** How to complete this task **
Where a line below holds the string "symbol", copy that line.

--- Extracted material Enclosed Below ---

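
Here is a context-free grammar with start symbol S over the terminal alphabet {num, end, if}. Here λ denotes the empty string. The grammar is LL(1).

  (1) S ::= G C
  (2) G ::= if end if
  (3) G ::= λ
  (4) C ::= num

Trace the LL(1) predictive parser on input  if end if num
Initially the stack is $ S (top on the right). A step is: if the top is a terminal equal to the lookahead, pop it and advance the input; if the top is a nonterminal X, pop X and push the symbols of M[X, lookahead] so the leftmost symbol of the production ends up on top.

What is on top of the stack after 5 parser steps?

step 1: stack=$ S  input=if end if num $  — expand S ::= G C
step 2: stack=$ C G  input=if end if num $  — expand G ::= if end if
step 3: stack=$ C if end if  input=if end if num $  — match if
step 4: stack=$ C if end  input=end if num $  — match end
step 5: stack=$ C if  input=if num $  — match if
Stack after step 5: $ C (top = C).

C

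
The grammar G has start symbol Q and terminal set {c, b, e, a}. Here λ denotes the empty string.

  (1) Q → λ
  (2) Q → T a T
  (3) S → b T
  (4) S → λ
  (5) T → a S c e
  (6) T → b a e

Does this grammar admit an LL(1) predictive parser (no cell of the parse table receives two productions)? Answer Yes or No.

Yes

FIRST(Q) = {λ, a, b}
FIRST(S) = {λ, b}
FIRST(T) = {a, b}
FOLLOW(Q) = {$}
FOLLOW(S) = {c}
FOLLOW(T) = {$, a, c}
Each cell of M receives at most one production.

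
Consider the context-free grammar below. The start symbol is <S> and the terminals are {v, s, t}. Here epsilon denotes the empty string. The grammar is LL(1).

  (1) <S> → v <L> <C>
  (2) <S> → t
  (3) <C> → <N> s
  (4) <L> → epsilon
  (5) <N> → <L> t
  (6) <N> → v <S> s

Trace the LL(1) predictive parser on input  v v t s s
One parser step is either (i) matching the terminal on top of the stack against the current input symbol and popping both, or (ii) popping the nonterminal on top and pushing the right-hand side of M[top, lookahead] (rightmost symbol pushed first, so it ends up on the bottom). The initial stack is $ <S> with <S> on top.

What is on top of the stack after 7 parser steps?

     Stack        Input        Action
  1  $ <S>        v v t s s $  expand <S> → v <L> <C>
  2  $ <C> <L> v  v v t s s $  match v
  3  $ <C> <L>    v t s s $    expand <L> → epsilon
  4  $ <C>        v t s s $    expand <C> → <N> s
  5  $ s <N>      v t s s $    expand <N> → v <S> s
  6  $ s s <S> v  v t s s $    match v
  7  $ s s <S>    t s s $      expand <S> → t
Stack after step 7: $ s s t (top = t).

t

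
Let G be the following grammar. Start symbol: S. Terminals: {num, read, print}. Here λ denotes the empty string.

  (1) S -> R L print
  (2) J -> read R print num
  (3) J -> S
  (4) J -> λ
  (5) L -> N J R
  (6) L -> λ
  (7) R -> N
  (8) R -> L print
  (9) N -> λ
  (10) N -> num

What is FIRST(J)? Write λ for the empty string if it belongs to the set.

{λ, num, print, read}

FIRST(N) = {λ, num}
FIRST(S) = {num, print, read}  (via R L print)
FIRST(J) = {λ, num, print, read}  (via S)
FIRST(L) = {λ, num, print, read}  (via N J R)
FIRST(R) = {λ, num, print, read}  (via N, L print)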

--- End of Enclosed Extracted material ---

** Problem solution **
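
Here is a context-free grammar with start symbol S over the terminal alphabet {num, end, if}. Here λ denotes the empty string. The grammar is LL(1).
Initially the stack is $ S (top on the right). A step is: if the top is a terminal equal to the lookahead, pop it and advance the input; if the top is a nonterminal X, pop X and push the symbols of M[X, lookahead] so the leftmost symbol of the production ends up on top.
The grammar G has start symbol Q and terminal set {c, b, e, a}. Here λ denotes the empty string.
Consider the context-free grammar below. The start symbol is <S> and the terminals are {v, s, t}. Here epsilon denotes the empty string. The grammar is LL(1).
One parser step is either (i) matching the terminal on top of the stack against the current input symbol and popping both, or (ii) popping the nonterminal on top and pushing the right-hand side of M[top, lookahead] (rightmost symbol pushed first, so it ends up on the bottom). The initial stack is $ <S> with <S> on top.
Let G be the following grammar. Start symbol: S. Terminals: {num, read, print}. Here λ denotes the empty string.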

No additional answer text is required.